ACTIVITY: Write out all of the records, keeping each one exactly as written.

• • •

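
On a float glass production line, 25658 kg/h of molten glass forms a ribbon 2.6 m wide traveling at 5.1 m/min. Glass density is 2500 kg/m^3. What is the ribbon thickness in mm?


Ribbon cross-section from mass balance:
  Volume rate = throughput / density = 25658 / 2500 = 10.2632 m^3/h
  thickness = volume rate / (speed * 60 * width), i.e.
  thickness = throughput / (60 * speed * width * density) * 1000
  thickness = 25658 / (60 * 5.1 * 2.6 * 2500) * 1000 = 12.9 mm

12.9 mm


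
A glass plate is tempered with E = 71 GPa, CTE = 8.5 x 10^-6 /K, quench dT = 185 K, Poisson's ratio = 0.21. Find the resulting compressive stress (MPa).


Tempering stress: sigma = E * alpha * dT / (1 - nu)
  E (MPa) = 71 * 1000 = 71000
  Numerator = 71000 * (8.5 x 10^-6) * 185 = 111.6475
  Denominator = 1 - 0.21 = 0.79
  sigma = 111.6475 / 0.79 = 141.3 MPa

141.3 MPa


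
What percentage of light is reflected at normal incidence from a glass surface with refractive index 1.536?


Fresnel reflectance at normal incidence:
  R = ((n - 1)/(n + 1))^2
  (n - 1)/(n + 1) = (1.536 - 1)/(1.536 + 1) = 0.211356
  R = 0.211356^2 = 0.0446714
  R(%) = 0.0446714 * 100 = 4.467%

4.467%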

• • •

TASK RESULT:
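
On a float glass production line, 25658 kg/h of molten glass forms a ribbon 2.6 m wide traveling at 5.1 m/min. Glass density is 2500 kg/m^3. What is the ribbon thickness in mm?


Ribbon cross-section from mass balance:
  Volume rate = throughput / density = 25658 / 2500 = 10.2632 m^3/h
  thickness = volume rate / (speed * 60 * width), i.e.
  thickness = throughput / (60 * speed * width * density) * 1000
  thickness = 25658 / (60 * 5.1 * 2.6 * 2500) * 1000 = 12.9 mm

12.9 mm


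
A glass plate is tempered with E = 71 GPa, CTE = 8.5 x 10^-6 /K, quench dT = 185 K, Poisson's ratio = 0.21. Find the resulting compressive stress (MPa).


Tempering stress: sigma = E * alpha * dT / (1 - nu)
  E (MPa) = 71 * 1000 = 71000
  Numerator = 71000 * (8.5 x 10^-6) * 185 = 111.6475
  Denominator = 1 - 0.21 = 0.79
  sigma = 111.6475 / 0.79 = 141.3 MPa

141.3 MPa


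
What percentage of light is reflected at normal incidence from a glass surface with refractive index 1.536?


Fresnel reflectance at normal incidence:
  R = ((n - 1)/(n + 1))^2
  (n - 1)/(n + 1) = (1.536 - 1)/(1.536 + 1) = 0.211356
  R = 0.211356^2 = 0.0446714
  R(%) = 0.0446714 * 100 = 4.467%

4.467%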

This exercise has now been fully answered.